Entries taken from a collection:
**********
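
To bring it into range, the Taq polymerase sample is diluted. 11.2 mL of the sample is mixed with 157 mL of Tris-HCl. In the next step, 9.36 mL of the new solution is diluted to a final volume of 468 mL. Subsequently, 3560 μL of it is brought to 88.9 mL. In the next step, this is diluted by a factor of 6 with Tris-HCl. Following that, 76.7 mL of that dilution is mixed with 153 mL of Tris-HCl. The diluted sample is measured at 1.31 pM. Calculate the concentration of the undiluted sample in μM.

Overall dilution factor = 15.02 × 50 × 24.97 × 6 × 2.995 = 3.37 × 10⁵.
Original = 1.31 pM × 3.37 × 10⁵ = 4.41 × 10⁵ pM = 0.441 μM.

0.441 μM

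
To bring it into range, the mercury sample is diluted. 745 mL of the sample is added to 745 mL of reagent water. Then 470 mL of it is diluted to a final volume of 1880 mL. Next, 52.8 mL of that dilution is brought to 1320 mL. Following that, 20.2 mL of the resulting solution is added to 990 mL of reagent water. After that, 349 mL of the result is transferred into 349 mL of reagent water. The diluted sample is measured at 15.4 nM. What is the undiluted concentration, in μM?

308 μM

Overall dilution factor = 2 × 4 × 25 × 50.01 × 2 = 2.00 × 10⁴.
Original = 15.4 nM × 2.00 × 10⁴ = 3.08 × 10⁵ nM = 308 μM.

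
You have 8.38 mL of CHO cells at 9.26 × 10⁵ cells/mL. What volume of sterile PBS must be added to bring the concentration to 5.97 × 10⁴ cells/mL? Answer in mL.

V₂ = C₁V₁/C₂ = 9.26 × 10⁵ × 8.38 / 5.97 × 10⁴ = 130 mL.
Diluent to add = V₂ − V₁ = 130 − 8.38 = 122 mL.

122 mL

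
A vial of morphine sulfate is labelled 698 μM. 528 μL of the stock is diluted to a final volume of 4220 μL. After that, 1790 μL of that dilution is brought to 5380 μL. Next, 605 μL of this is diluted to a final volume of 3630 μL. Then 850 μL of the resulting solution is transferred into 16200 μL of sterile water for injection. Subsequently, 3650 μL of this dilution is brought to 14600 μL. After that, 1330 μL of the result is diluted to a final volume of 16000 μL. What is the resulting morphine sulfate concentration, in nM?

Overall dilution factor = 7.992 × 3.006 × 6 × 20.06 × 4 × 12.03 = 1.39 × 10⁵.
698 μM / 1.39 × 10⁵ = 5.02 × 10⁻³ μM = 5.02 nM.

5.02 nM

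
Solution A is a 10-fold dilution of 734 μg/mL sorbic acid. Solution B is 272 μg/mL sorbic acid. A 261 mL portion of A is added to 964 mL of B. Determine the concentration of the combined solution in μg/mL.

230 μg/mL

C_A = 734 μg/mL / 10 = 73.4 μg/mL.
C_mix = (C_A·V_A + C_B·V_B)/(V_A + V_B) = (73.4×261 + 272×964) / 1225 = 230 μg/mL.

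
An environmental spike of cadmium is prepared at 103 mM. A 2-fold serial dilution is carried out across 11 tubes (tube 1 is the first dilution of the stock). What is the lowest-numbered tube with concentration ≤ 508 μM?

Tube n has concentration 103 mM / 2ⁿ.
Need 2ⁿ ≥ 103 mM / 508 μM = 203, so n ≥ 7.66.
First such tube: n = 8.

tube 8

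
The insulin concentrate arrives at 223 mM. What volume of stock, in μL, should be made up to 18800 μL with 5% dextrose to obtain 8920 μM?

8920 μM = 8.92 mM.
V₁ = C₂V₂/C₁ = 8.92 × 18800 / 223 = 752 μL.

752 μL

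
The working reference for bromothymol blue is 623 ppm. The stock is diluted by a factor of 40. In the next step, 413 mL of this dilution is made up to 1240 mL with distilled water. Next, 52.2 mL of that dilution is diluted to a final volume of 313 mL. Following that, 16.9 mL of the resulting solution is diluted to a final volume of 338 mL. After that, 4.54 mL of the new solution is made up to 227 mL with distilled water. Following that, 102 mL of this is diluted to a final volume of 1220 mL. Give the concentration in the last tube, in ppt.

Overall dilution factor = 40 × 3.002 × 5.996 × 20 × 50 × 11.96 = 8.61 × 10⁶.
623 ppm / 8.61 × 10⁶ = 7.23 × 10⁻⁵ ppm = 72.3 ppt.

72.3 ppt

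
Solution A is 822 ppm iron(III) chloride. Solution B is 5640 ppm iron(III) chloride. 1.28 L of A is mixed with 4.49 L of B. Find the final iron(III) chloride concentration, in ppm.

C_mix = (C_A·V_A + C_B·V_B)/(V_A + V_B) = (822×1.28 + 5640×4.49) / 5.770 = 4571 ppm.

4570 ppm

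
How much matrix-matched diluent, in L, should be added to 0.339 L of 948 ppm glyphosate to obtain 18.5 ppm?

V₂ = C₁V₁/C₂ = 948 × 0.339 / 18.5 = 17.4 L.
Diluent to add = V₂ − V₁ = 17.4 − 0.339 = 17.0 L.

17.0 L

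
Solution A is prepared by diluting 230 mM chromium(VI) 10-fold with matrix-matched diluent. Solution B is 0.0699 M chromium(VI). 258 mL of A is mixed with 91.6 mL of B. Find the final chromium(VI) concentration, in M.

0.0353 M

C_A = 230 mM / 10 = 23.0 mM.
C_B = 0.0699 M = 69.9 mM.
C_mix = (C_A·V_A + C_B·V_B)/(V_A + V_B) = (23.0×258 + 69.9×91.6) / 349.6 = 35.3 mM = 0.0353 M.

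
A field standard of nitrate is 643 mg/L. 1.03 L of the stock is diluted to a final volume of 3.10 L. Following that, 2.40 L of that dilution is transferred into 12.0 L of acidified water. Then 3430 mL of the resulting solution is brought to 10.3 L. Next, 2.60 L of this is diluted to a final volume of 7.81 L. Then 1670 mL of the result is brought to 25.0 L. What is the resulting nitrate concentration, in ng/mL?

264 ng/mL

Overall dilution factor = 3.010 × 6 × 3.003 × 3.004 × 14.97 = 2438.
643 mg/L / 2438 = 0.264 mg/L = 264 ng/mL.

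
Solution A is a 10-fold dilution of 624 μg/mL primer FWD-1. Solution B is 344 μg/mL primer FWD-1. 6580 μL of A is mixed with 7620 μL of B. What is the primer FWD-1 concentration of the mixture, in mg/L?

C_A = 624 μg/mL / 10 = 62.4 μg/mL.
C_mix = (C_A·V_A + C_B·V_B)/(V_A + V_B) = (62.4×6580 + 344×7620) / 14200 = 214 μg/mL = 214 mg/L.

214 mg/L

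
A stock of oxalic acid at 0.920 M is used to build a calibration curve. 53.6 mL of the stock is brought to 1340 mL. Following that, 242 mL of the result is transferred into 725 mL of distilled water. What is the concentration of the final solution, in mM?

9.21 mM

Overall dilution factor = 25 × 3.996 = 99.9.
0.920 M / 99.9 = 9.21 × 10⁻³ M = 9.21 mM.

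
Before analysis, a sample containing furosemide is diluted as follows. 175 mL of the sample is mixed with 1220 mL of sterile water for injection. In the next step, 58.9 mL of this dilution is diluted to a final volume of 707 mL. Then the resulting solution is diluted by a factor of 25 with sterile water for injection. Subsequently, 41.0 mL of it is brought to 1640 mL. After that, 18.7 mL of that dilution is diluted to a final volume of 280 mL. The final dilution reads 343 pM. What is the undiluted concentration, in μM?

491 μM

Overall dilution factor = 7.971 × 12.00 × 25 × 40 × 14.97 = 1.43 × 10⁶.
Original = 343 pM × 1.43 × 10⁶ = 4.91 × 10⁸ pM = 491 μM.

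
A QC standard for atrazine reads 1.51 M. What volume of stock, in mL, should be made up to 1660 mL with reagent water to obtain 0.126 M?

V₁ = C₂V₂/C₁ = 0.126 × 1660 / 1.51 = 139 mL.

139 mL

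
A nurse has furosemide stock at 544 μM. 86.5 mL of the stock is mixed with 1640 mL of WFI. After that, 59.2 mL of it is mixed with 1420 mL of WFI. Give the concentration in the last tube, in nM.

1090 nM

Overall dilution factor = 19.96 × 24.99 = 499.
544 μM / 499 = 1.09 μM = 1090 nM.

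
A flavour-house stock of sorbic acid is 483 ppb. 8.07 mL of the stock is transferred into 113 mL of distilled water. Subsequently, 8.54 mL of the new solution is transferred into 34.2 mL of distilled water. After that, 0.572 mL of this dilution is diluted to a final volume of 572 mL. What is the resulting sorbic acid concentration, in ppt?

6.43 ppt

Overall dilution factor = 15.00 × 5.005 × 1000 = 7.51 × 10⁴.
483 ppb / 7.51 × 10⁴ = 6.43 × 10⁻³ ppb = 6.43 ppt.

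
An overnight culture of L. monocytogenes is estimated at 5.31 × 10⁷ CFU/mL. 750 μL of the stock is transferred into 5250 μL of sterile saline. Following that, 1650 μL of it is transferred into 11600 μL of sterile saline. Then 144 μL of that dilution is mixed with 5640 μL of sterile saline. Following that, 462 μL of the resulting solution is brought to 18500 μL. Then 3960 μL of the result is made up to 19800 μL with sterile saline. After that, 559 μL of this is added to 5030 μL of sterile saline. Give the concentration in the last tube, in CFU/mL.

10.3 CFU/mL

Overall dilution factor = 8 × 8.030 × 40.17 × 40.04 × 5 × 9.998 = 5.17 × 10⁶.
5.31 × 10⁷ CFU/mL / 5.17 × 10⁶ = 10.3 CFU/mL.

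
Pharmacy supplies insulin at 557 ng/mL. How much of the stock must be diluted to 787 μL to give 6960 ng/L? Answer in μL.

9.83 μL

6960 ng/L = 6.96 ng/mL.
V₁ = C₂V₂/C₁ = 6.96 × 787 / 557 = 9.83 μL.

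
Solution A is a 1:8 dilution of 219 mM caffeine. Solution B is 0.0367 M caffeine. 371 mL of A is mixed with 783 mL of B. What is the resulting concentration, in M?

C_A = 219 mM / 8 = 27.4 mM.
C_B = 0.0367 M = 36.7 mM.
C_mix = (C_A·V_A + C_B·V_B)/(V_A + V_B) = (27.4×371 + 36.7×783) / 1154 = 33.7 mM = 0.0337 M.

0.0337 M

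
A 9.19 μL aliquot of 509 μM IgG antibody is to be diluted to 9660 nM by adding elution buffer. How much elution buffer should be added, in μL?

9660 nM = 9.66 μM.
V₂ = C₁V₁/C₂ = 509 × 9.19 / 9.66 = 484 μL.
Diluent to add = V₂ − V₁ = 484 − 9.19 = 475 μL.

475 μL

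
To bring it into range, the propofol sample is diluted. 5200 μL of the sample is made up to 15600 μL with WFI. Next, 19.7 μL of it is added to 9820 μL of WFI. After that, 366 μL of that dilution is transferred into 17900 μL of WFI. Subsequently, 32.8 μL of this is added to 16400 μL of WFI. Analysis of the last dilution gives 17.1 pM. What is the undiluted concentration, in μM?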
**********
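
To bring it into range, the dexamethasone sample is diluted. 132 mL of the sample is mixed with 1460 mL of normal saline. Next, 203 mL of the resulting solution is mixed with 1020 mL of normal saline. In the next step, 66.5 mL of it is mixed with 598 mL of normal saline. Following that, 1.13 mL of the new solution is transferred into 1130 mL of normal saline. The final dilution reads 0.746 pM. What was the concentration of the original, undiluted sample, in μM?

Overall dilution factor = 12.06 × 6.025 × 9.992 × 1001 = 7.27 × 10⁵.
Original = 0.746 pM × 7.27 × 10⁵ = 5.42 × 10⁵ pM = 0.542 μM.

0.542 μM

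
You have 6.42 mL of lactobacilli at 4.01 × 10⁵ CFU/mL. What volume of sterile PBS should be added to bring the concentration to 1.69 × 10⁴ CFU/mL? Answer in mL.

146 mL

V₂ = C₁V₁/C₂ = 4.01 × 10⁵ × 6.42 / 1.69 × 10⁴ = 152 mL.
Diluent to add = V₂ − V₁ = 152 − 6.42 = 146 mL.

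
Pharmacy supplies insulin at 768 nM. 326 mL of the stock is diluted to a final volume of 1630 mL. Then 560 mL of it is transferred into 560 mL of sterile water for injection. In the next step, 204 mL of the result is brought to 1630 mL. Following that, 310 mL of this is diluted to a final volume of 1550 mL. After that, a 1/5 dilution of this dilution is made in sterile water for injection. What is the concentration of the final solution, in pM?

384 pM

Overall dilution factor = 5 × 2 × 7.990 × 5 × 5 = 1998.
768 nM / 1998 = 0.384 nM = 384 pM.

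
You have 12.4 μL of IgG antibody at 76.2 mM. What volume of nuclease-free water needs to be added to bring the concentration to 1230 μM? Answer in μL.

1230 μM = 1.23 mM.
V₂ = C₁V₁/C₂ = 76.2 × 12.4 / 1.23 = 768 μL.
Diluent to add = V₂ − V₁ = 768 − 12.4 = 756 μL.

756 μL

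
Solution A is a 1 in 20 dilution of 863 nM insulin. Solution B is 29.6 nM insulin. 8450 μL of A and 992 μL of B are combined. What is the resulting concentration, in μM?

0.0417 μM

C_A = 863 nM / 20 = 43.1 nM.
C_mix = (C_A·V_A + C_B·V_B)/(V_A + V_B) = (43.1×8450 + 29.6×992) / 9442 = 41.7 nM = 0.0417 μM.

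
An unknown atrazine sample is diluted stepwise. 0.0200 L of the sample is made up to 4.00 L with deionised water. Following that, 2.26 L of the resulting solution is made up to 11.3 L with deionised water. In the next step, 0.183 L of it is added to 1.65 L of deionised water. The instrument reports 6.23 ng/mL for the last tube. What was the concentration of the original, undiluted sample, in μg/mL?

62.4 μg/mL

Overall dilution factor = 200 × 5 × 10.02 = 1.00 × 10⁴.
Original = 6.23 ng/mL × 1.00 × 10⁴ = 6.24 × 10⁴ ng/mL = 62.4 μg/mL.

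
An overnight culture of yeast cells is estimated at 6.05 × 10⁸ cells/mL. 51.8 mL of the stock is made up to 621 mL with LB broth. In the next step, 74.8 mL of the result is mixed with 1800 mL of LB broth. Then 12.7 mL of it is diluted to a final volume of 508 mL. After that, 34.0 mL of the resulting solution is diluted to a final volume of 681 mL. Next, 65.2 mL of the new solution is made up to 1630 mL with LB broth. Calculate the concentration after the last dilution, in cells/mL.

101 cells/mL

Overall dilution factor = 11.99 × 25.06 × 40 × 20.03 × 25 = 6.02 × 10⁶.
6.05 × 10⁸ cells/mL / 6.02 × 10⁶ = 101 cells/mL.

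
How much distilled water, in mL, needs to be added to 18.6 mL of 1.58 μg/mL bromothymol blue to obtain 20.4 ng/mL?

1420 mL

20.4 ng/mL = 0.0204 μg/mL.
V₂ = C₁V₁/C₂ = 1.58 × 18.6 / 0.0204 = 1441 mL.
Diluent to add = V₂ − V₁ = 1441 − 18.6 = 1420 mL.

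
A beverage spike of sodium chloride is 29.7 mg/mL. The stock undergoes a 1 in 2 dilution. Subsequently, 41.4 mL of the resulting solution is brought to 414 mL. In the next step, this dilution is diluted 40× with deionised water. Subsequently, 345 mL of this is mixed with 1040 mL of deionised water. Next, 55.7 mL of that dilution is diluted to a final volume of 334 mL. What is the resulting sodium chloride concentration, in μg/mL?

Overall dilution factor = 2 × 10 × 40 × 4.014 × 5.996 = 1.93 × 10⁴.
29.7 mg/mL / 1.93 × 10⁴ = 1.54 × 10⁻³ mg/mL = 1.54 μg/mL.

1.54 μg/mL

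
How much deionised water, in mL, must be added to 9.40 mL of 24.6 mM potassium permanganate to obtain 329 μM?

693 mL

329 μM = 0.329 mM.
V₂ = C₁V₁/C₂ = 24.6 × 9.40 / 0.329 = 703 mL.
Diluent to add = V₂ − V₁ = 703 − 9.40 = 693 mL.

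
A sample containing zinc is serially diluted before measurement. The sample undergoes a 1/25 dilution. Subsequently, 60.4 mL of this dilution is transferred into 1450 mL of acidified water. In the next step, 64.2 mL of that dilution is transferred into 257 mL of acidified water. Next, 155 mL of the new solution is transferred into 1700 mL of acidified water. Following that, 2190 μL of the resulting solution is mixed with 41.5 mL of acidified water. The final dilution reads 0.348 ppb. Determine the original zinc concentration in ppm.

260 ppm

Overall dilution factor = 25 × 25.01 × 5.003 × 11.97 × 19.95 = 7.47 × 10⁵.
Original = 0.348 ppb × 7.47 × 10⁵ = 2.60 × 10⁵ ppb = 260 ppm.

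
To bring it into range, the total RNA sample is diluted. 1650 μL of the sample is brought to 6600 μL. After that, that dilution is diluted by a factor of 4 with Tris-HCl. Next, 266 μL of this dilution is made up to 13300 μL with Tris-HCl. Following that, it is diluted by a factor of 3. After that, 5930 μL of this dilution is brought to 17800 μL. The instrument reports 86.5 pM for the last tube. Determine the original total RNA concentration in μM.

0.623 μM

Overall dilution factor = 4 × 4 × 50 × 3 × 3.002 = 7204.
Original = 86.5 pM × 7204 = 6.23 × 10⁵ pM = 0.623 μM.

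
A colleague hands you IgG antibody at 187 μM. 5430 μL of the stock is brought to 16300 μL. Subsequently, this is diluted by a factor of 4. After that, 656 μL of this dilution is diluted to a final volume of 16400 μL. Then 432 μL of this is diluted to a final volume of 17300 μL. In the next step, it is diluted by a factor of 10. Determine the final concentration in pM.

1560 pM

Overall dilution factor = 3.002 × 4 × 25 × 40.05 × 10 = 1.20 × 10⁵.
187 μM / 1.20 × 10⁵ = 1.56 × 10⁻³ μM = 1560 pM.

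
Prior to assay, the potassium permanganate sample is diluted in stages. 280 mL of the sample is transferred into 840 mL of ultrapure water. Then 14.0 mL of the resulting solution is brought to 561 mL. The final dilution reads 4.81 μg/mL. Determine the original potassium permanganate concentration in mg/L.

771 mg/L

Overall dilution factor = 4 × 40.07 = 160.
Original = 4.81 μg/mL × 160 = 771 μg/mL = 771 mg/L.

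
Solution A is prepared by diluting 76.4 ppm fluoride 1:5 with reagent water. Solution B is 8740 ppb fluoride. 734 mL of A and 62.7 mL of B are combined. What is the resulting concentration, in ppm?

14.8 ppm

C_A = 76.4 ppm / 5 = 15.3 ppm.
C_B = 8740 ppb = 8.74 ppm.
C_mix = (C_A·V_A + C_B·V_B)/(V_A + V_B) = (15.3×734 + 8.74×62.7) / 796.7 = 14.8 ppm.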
**********
### What the task requires
In the records above, find the line with "Pharmacy supplies insulin at 557"; write out exactly that line and each one after it, stopping after the line with "To bring it into range, the propofol".

### Result for this task
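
Pharmacy supplies insulin at 557 ng/mL. How much of the stock must be diluted to 787 μL to give 6960 ng/L? Answer in μL.

9.83 μL

6960 ng/L = 6.96 ng/mL.
V₁ = C₂V₂/C₁ = 6.96 × 787 / 557 = 9.83 μL.

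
Solution A is a 1:8 dilution of 219 mM caffeine. Solution B is 0.0367 M caffeine. 371 mL of A is mixed with 783 mL of B. What is the resulting concentration, in M?

C_A = 219 mM / 8 = 27.4 mM.
C_B = 0.0367 M = 36.7 mM.
C_mix = (C_A·V_A + C_B·V_B)/(V_A + V_B) = (27.4×371 + 36.7×783) / 1154 = 33.7 mM = 0.0337 M.

0.0337 M

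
A 9.19 μL aliquot of 509 μM IgG antibody is to be diluted to 9660 nM by adding elution buffer. How much elution buffer should be added, in μL?

9660 nM = 9.66 μM.
V₂ = C₁V₁/C₂ = 509 × 9.19 / 9.66 = 484 μL.
Diluent to add = V₂ − V₁ = 484 − 9.19 = 475 μL.

475 μL

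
To bring it into range, the propofol sample is diluted. 5200 μL of the sample is made up to 15600 μL with WFI. Next, 19.7 μL of it is added to 9820 μL of WFI. After that, 366 μL of that dilution is transferred into 17900 μL of WFI. Subsequently, 32.8 μL of this is added to 16400 μL of WFI. Analysis of the last dilution gives 17.1 pM. What is the undiluted concentration, in μM?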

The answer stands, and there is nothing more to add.